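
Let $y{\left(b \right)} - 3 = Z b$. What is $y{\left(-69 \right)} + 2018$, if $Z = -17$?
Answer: $3194$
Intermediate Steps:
$y{\left(b \right)} = 3 - 17 b$
$y{\left(-69 \right)} + 2018 = \left(3 - -1173\right) + 2018 = \left(3 + 1173\right) + 2018 = 1176 + 2018 = 3194$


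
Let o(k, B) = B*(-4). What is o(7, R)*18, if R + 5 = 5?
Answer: 0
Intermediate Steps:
R = 0 (R = -5 + 5 = 0)
o(k, B) = -4*B
o(7, R)*18 = -4*0*18 = 0*18 = 0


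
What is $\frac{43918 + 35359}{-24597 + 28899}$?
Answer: $\frac{79277}{4302} \approx 18.428$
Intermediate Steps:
$\frac{43918 + 35359}{-24597 + 28899} = \frac{79277}{4302}$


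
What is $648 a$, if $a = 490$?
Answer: $317520$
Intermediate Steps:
$648 a = 648 \cdot 490 = 317520$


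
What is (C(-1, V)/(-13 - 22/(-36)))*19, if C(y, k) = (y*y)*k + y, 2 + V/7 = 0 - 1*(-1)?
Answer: 2736/223 ≈ 12.269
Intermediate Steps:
V = -7 (V = -14 + 7*(0 - 1*(-1)) = -14 + 7*(0 + 1) = -14 + 7*1 = -14 + 7 = -7)
C(y, k) = y + k*y**2 (C(y, k) = y**2*k + y = k*y**2 + y = y + k*y**2)
(C(-1, V)/(-13 - 22/(-36)))*19 = ((-(1 - 7*(-1)))/(-13 - 22/(-36)))*19 = ((-(1 + 7))/(-13 - 22*(-1/36)))*19 = ((-1*8)/(-13 + 11/18))*19 = -8/(-223/18)*19 = -8*(-18/223)*19 = (144/223)*19 = 2736/223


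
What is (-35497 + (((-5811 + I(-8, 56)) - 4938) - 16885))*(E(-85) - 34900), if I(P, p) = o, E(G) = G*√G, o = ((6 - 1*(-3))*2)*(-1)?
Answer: 2203900100 + 5367665*I*√85 ≈ 2.2039e+9 + 4.9487e+7*I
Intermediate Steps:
o = -18 (o = ((6 + 3)*2)*(-1) = (9*2)*(-1) = 18*(-1) = -18)
E(G) = G^(3/2)
I(P, p) = -18
(-35497 + (((-5811 + I(-8, 56)) - 4938) - 16885))*(E(-85) - 34900) = (-35497 + (((-5811 - 18) - 4938) - 16885))*((-85)^(3/2) - 34900) = (-35497 + ((-5829 - 4938) - 16885))*(-85*I*√85 - 34900) = (-35497 + (-10767 - 16885))*(-34900 - 85*I*√85) = (-35497 - 27652)*(-34900 - 85*I*√85) = -63149*(-34900 - 85*I*√85) = 2203900100 + 5367665*I*√85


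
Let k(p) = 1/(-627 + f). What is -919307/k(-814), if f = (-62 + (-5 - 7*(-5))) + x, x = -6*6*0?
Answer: 605823313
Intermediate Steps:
x = 0 (x = -36*0 = 0)
f = -32 (f = (-62 + (-5 - 7*(-5))) + 0 = (-62 + (-5 + 35)) + 0 = (-62 + 30) + 0 = -32 + 0 = -32)
k(p) = -1/659 (k(p) = 1/(-627 - 32) = 1/(-659) = -1/659)
-919307/k(-814) = -919307/(-1/659) = -919307*(-659) = 605823313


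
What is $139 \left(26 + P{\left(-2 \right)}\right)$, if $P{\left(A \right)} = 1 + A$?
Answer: $3475$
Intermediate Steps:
$139 \left(26 + P{\left(-2 \right)}\right) = 139 \left(26 + \left(1 - 2\right)\right) = 139 \left(26 - 1\right) = 139 \cdot 25 = 3475$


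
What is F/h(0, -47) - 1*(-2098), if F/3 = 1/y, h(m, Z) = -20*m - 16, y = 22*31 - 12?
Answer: 22490557/10720 ≈ 2098.0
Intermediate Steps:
y = 670 (y = 682 - 12 = 670)
h(m, Z) = -16 - 20*m
F = 3/670 ≈ 0.0044776
F/h(0, -47) - 1*(-2098) = 3/(670*(-16 - 20*0)) - 1*(-2098) = 3/(670*(-16 + 0)) + 2098 = (3/670)/(-16) + 2098 = (3/670)*(-1/16) + 2098 = -3/10720 + 2098 = 22490557/10720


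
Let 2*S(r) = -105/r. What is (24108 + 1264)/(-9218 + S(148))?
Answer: -7510112/2728633 ≈ -2.7523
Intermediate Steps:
S(r) = -105/(2*r) (S(r) = (-105/r)/2 = -105/(2*r))
(24108 + 1264)/(-9218 + S(148)) = (24108 + 1264)/(-9218 - 105/2/148) = 25372/(-9218 - 105/2*1/148) = 25372/(-9218 - 105/296) = 25372/(-2728633/296) = 25372*(-296/2728633) = -7510112/2728633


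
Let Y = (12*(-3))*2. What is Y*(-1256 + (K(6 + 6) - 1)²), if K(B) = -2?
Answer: 89784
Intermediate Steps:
Y = -72 (Y = -36*2 = -72)
Y*(-1256 + (K(6 + 6) - 1)²) = -72*(-1256 + (-2 - 1)²) = -72*(-1256 + (-3)²) = -72*(-1256 + 9) = -72*(-1247) = 89784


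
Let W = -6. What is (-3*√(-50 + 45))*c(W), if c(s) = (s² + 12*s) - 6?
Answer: 126*I*√5 ≈ 281.74*I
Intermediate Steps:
c(s) = -6 + s² + 12*s
(-3*√(-50 + 45))*c(W) = (-3*√(-50 + 45))*(-6 + (-6)² + 12*(-6)) = (-3*I*√5)*(-6 + 36 - 72) = -3*I*√5*(-42) = 126*I*√5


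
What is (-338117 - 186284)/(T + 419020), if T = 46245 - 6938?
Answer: -524401/458327 ≈ -1.1442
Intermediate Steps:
T = 39307
(-338117 - 186284)/(T + 419020) = (-338117 - 186284)/(39307 + 419020) = -524401/458327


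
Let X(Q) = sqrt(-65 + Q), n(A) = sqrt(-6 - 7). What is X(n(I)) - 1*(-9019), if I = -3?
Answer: 9019 + sqrt(-65 + I*sqrt(13)) ≈ 9019.2 + 8.0654*I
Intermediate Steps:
n(A) = I*sqrt(13) (n(A) = sqrt(-13) = I*sqrt(13))
X(n(I)) - 1*(-9019) = sqrt(-65 + I*sqrt(13)) - 1*(-9019) = sqrt(-65 + I*sqrt(13)) + 9019 = 9019 + sqrt(-65 + I*sqrt(13))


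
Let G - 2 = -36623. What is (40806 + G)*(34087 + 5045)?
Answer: 163767420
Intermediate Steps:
G = -36621 (G = 2 - 36623 = -36621)
(40806 + G)*(34087 + 5045) = (40806 - 36621)*(34087 + 5045) = 4185*39132 = 163767420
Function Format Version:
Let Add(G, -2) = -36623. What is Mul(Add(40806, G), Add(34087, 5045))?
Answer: 163767420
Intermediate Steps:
G = -36621 (G = Add(2, -36623) = -36621)
Mul(Add(40806, G), Add(34087, 5045)) = Mul(Add(40806, -36621), Add(34087, 5045)) = Mul(4185, 39132) = 163767420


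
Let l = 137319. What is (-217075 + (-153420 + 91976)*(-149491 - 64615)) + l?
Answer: 13155449308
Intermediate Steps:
(-217075 + (-153420 + 91976)*(-149491 - 64615)) + l = (-217075 + (-153420 + 91976)*(-149491 - 64615)) + 137319 = (-217075 - 61444*(-214106)) + 137319 = (-217075 + 13155529064) + 137319 = 13155311989 + 137319 = 13155449308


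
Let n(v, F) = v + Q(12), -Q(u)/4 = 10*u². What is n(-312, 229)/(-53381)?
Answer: 6072/53381 ≈ 0.11375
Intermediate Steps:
Q(u) = -40*u²
n(v, F) = -5760 + v (n(v, F) = v - 40*12² = v - 40*144 = v - 5760 = -5760 + v)
n(-312, 229)/(-53381) = (-5760 - 312)/(-53381) = -6072*(-1/53381) = 6072/53381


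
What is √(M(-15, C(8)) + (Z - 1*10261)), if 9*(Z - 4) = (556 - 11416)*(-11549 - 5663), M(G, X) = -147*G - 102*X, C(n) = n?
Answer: 2*√46710627/3 ≈ 4556.3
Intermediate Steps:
Z = 62307452/3 (Z = 4 + ((556 - 11416)*(-11549 - 5663))/9 = 4 + (-10860*(-17212))/9 = 4 + (⅑)*186922320 = 4 + 62307440/3 = 62307452/3 ≈ 2.0769e+7)
√(M(-15, C(8)) + (Z - 1*10261)) = √((-147*(-15) - 102*8) + (62307452/3 - 1*10261)) = √((2205 - 816) + (62307452/3 - 10261)) = √(1389 + 62276669/3) = √(62280836/3) = 2*√46710627/3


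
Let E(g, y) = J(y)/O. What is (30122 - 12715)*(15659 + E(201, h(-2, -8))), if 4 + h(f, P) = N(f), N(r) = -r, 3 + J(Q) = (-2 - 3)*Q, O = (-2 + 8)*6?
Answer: 9812865517/36 ≈ 2.7258e+8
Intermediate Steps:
O = 36 (O = 6*6 = 36)
J(Q) = -3 - 5*Q (J(Q) = -3 + (-2 - 3)*Q = -3 - 5*Q)
h(f, P) = -4 - f
E(g, y) = -1/12 - 5*y/36 (E(g, y) = (-3 - 5*y)/36 = (-3 - 5*y)*(1/36) = -1/12 - 5*y/36)
(30122 - 12715)*(15659 + E(201, h(-2, -8))) = (30122 - 12715)*(15659 + (-1/12 - 5*(-4 - 1*(-2))/36)) = 17407*(15659 + (-1/12 - 5*(-4 + 2)/36)) = 17407*(15659 + (-1/12 - 5/36*(-2))) = 17407*(15659 + (-1/12 + 5/18)) = 17407*(15659 + 7/36) = 17407*(563731/36) = 9812865517/36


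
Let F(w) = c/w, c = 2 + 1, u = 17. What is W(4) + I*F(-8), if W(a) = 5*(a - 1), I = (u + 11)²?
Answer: -279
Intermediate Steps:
I = 784 (I = (17 + 11)² = 28² = 784)
W(a) = -5 + 5*a (W(a) = 5*(-1 + a) = -5 + 5*a)
c = 3
F(w) = 3/w
W(4) + I*F(-8) = (-5 + 5*4) + 784*(3/(-8)) = (-5 + 20) + 784*(3*(-⅛)) = 15 + 784*(-3/8) = 15 - 294 = -279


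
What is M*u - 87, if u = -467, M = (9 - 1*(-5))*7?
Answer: -45853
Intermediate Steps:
M = 98 (M = (9 + 5)*7 = 14*7 = 98)
M*u - 87 = 98*(-467) - 87 = -45766 - 87 = -45853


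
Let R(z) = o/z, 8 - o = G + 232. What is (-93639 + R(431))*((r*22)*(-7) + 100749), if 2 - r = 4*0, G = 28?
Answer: -4053664269501/431 ≈ -9.4053e+9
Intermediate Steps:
o = -252 (o = 8 - (28 + 232) = 8 - 1*260 = 8 - 260 = -252)
r = 2 (r = 2 - 4*0 = 2 - 1*0 = 2 + 0 = 2)
R(z) = -252/z
(-93639 + R(431))*((r*22)*(-7) + 100749) = (-93639 - 252/431)*((2*22)*(-7) + 100749) = (-93639 - 252*1/431)*(44*(-7) + 100749) = (-93639 - 252/431)*(-308 + 100749) = -40358661/431*100441 = -4053664269501/431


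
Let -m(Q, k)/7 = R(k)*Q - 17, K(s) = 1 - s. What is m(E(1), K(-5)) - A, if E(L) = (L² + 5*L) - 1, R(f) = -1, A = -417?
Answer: 571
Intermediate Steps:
E(L) = -1 + L² + 5*L
m(Q, k) = 119 + 7*Q (m(Q, k) = -7*(-Q - 17) = -7*(-17 - Q) = 119 + 7*Q)
m(E(1), K(-5)) - A = (119 + 7*(-1 + 1² + 5*1)) - 1*(-417) = (119 + 7*(-1 + 1 + 5)) + 417 = (119 + 7*5) + 417 = (119 + 35) + 417 = 154 + 417 = 571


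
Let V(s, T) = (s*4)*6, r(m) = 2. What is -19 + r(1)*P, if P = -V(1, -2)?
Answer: -67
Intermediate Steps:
V(s, T) = 24*s (V(s, T) = (4*s)*6 = 24*s)
P = -24 ≈ -24.000
-19 + r(1)*P = -19 + 2*(-24) = -19 - 48 = -67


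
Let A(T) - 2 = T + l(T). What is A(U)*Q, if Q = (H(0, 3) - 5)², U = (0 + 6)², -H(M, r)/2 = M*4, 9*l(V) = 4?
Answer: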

(TASK REQUIREMENTS) Everything from the line containing "Let A(T) - 2" to the end of the records must be written out exactly; include both of those lines and no others.

(WRITTEN SOLUTION)
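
Let A(T) - 2 = T + l(T). What is A(U)*Q, if Q = (H(0, 3) - 5)², U = (0 + 6)², -H(M, r)/2 = M*4, 9*l(V) = 4?
Answer: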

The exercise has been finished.